EXERCISE OBJECTIVE
Could you copy exactly the line that contains "h·(−4/11k1 + 15/11k2)." and every line after it to the end of the records, and nothing more?

EXERCISE DATA
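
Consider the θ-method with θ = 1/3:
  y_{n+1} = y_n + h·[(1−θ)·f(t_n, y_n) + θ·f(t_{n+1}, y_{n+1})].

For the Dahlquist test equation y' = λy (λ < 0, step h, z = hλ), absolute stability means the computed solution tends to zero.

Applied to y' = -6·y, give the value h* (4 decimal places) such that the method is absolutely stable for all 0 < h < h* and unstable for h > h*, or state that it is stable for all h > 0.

(-6.0000,0); λ=-6 ⇒ h* = (6)/6 = 1.0000.

With y'=λy (z=hλ):
  y_{n+1} = y_n + z·[2/3·y_n + 1/3·y_{n+1}] ⇒ (1 − 1/3z)y_{n+1} = (1 + 2/3z)y_n
  so R(z) = (1 + 2/3z)/(1 − 1/3z).

Solve |R(x)|<1 on ℝ⁻.
x=-1.09: |R|=0.2005
R=−1: 1+2/3x = −1+1/3x ⇒ -1/3x=2 ⇒ x=2/(-1/3)=-6.0000
Confirm numerically:
  x=-5.701: |R|=0.96564 <1
  x=-3.769: |R|=0.67041 <1
  x=-3.720: |R|=0.66071 <1
  x=-3.047: |R|=0.51166 <1
  x=-6.227: |R|=1.02460 >1
  x=-6.153: |R|=1.01672 >1
Stable set (-6.0000, 0).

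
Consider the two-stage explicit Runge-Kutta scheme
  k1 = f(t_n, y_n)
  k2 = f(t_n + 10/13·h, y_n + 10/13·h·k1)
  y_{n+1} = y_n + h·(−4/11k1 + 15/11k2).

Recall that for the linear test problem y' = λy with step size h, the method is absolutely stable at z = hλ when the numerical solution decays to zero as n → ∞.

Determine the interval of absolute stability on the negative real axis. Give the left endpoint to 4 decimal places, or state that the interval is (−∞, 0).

z∈(-0.9533,0).

On y'=λy, z=hλ:
  k1=λy_n ⇒ h·k1=z·y_n;  k2=λ(1+10/13z)y_n ⇒ h·k2=z(1+10/13z)y_n
  y_{n+1}/y_n = 1 − 4/11z + 15/11z(1+10/13z) = 1 + z + 150/143z²
  R(z) = 1 + z + 150/143z².

Solve |R(x)|<1 on ℝ⁻.
x=-1.26: |R|=1.4053
R=1: x+150/143x²=0 ⇒ x=−143/150=-0.9533; min R=1−1/(4·150/143)=0.7617>−1
Confirm numerically:
  x=-0.909: |R|=0.95773 <1
  x=-0.800: |R|=0.87133 <1
  x=-0.713: |R|=0.82025 <1
  x=-1.492: |R|=1.84303 >1
  x=-1.397: |R|=1.65014 >1
  x=-1.126: |R|=1.20394 >1
Interval (-0.9533, 0).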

YOUR SOLUTION
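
  y_{n+1} = y_n + h·(−4/11k1 + 15/11k2).

Recall that for the linear test problem y' = λy with step size h, the method is absolutely stable at z = hλ when the numerical solution decays to zero as n → ∞.

Determine the interval of absolute stability on the negative real axis. Give the left endpoint to 4 decimal places, or state that the interval is (−∞, 0).

z∈(-0.9533,0).

On y'=λy, z=hλ:
  k1=λy_n ⇒ h·k1=z·y_n;  k2=λ(1+10/13z)y_n ⇒ h·k2=z(1+10/13z)y_n
  y_{n+1}/y_n = 1 − 4/11z + 15/11z(1+10/13z) = 1 + z + 150/143z²
  R(z) = 1 + z + 150/143z².

Solve |R(x)|<1 on ℝ⁻.
x=-1.26: |R|=1.4053
R=1: x+150/143x²=0 ⇒ x=−143/150=-0.9533; min R=1−1/(4·150/143)=0.7617>−1
Confirm numerically:
  x=-0.909: |R|=0.95773 <1
  x=-0.800: |R|=0.87133 <1
  x=-0.713: |R|=0.82025 <1
  x=-1.492: |R|=1.84303 >1
  x=-1.397: |R|=1.65014 >1
  x=-1.126: |R|=1.20394 >1
Interval (-0.9533, 0).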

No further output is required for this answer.